----- EXERCISE MATERIAL

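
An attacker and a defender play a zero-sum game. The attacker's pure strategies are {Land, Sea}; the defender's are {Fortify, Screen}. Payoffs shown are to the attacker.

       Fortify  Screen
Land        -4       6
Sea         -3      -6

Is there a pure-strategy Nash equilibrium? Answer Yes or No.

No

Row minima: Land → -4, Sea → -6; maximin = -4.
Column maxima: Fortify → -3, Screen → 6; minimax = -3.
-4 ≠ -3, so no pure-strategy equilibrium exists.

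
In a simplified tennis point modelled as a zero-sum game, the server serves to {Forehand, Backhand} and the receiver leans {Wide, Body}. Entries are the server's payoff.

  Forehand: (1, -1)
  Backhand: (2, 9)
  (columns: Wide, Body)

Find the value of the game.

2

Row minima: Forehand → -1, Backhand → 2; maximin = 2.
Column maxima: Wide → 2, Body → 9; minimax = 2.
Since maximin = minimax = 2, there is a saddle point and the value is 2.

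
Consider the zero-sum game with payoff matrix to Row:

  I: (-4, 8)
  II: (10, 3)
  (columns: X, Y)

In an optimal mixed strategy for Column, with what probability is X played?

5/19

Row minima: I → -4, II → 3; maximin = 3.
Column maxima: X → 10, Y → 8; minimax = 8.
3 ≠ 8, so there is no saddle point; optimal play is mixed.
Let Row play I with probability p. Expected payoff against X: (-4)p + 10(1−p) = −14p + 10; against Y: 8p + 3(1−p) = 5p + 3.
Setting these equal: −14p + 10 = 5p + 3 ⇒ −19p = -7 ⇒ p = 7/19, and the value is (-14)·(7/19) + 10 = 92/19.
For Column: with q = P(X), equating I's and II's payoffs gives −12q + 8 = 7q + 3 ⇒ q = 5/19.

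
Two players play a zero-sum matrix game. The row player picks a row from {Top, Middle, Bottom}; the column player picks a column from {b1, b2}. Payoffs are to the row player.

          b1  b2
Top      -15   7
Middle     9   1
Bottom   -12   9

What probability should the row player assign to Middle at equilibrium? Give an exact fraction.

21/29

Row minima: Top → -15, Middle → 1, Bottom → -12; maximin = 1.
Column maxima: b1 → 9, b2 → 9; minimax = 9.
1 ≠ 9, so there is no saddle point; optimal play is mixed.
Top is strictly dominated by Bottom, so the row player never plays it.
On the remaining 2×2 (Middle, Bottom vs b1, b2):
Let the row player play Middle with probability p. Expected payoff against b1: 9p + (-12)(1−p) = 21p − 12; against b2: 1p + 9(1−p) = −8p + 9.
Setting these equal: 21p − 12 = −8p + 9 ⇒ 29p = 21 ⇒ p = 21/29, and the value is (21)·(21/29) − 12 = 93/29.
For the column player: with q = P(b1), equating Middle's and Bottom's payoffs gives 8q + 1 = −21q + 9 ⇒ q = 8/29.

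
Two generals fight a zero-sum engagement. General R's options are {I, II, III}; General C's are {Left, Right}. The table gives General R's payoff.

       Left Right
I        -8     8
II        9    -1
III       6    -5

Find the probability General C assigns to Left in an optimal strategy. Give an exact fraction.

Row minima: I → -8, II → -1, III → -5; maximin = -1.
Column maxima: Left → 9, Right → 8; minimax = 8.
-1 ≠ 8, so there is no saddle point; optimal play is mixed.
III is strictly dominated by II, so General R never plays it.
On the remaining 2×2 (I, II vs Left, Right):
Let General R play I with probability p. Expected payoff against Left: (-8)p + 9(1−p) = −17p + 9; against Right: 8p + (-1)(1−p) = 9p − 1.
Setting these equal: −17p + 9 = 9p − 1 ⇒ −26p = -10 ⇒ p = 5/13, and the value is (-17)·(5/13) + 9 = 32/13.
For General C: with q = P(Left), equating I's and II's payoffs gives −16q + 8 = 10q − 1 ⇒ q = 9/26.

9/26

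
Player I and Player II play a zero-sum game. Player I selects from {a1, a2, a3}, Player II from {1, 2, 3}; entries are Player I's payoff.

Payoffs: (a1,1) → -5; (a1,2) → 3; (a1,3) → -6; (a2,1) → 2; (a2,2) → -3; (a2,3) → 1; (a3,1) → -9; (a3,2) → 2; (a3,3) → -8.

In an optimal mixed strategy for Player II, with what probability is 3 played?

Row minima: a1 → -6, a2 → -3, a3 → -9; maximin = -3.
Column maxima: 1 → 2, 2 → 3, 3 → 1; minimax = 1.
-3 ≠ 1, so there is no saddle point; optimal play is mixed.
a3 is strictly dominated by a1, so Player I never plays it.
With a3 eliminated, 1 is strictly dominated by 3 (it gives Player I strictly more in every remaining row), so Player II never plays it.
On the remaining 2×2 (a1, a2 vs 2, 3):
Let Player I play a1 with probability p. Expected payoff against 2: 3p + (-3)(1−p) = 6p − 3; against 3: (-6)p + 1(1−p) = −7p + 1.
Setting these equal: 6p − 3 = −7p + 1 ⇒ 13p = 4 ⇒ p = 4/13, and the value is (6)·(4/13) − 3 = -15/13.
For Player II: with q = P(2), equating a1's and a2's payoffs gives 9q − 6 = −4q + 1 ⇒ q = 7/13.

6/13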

----------

> [TASK PROMPT]
Copy down the entries exactly, leaving out no line.

> [OUTPUT FOR THIS TASK]
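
An attacker and a defender play a zero-sum game. The attacker's pure strategies are {Land, Sea}; the defender's are {Fortify, Screen}. Payoffs shown are to the attacker.

       Fortify  Screen
Land        -4       6
Sea         -3      -6

Is there a pure-strategy Nash equilibrium? Answer Yes or No.

No

Row minima: Land → -4, Sea → -6; maximin = -4.
Column maxima: Fortify → -3, Screen → 6; minimax = -3.
-4 ≠ -3, so no pure-strategy equilibrium exists.

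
In a simplified tennis point modelled as a zero-sum game, the server serves to {Forehand, Backhand} and the receiver leans {Wide, Body}. Entries are the server's payoff.

  Forehand: (1, -1)
  Backhand: (2, 9)
  (columns: Wide, Body)

Find the value of the game.

2

Row minima: Forehand → -1, Backhand → 2; maximin = 2.
Column maxima: Wide → 2, Body → 9; minimax = 2.
Since maximin = minimax = 2, there is a saddle point and the value is 2.

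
Consider the zero-sum game with payoff matrix to Row:

  I: (-4, 8)
  II: (10, 3)
  (columns: X, Y)

In an optimal mixed strategy for Column, with what probability is X played?

5/19

Row minima: I → -4, II → 3; maximin = 3.
Column maxima: X → 10, Y → 8; minimax = 8.
3 ≠ 8, so there is no saddle point; optimal play is mixed.
Let Row play I with probability p. Expected payoff against X: (-4)p + 10(1−p) = −14p + 10; against Y: 8p + 3(1−p) = 5p + 3.
Setting these equal: −14p + 10 = 5p + 3 ⇒ −19p = -7 ⇒ p = 7/19, and the value is (-14)·(7/19) + 10 = 92/19.
For Column: with q = P(X), equating I's and II's payoffs gives −12q + 8 = 7q + 3 ⇒ q = 5/19.

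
Two players play a zero-sum matrix game. The row player picks a row from {Top, Middle, Bottom}; the column player picks a column from {b1, b2}. Payoffs are to the row player.

          b1  b2
Top      -15   7
Middle     9   1
Bottom   -12   9

What probability should the row player assign to Middle at equilibrium? Give an exact fraction.

21/29

Row minima: Top → -15, Middle → 1, Bottom → -12; maximin = 1.
Column maxima: b1 → 9, b2 → 9; minimax = 9.
1 ≠ 9, so there is no saddle point; optimal play is mixed.
Top is strictly dominated by Bottom, so the row player never plays it.
On the remaining 2×2 (Middle, Bottom vs b1, b2):
Let the row player play Middle with probability p. Expected payoff against b1: 9p + (-12)(1−p) = 21p − 12; against b2: 1p + 9(1−p) = −8p + 9.
Setting these equal: 21p − 12 = −8p + 9 ⇒ 29p = 21 ⇒ p = 21/29, and the value is (21)·(21/29) − 12 = 93/29.
For the column player: with q = P(b1), equating Middle's and Bottom's payoffs gives 8q + 1 = −21q + 9 ⇒ q = 8/29.

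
Two generals fight a zero-sum engagement. General R's options are {I, II, III}; General C's are {Left, Right}. The table gives General R's payoff.

       Left Right
I        -8     8
II        9    -1
III       6    -5

Find the probability General C assigns to Left in an optimal strategy. Give an exact fraction.

Row minima: I → -8, II → -1, III → -5; maximin = -1.
Column maxima: Left → 9, Right → 8; minimax = 8.
-1 ≠ 8, so there is no saddle point; optimal play is mixed.
III is strictly dominated by II, so General R never plays it.
On the remaining 2×2 (I, II vs Left, Right):
Let General R play I with probability p. Expected payoff against Left: (-8)p + 9(1−p) = −17p + 9; against Right: 8p + (-1)(1−p) = 9p − 1.
Setting these equal: −17p + 9 = 9p − 1 ⇒ −26p = -10 ⇒ p = 5/13, and the value is (-17)·(5/13) + 9 = 32/13.
For General C: with q = P(Left), equating I's and II's payoffs gives −16q + 8 = 10q − 1 ⇒ q = 9/26.

9/26

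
Player I and Player II play a zero-sum game. Player I selects from {a1, a2, a3}, Player II from {1, 2, 3}; entries are Player I's payoff.

Payoffs: (a1,1) → -5; (a1,2) → 3; (a1,3) → -6; (a2,1) → 2; (a2,2) → -3; (a2,3) → 1; (a3,1) → -9; (a3,2) → 2; (a3,3) → -8.

In an optimal mixed strategy for Player II, with what probability is 3 played?

Row minima: a1 → -6, a2 → -3, a3 → -9; maximin = -3.
Column maxima: 1 → 2, 2 → 3, 3 → 1; minimax = 1.
-3 ≠ 1, so there is no saddle point; optimal play is mixed.
a3 is strictly dominated by a1, so Player I never plays it.
With a3 eliminated, 1 is strictly dominated by 3 (it gives Player I strictly more in every remaining row), so Player II never plays it.
On the remaining 2×2 (a1, a2 vs 2, 3):
Let Player I play a1 with probability p. Expected payoff against 2: 3p + (-3)(1−p) = 6p − 3; against 3: (-6)p + 1(1−p) = −7p + 1.
Setting these equal: 6p − 3 = −7p + 1 ⇒ 13p = 4 ⇒ p = 4/13, and the value is (6)·(4/13) − 3 = -15/13.
For Player II: with q = P(2), equating a1's and a2's payoffs gives 9q − 6 = −4q + 1 ⇒ q = 7/13.

6/13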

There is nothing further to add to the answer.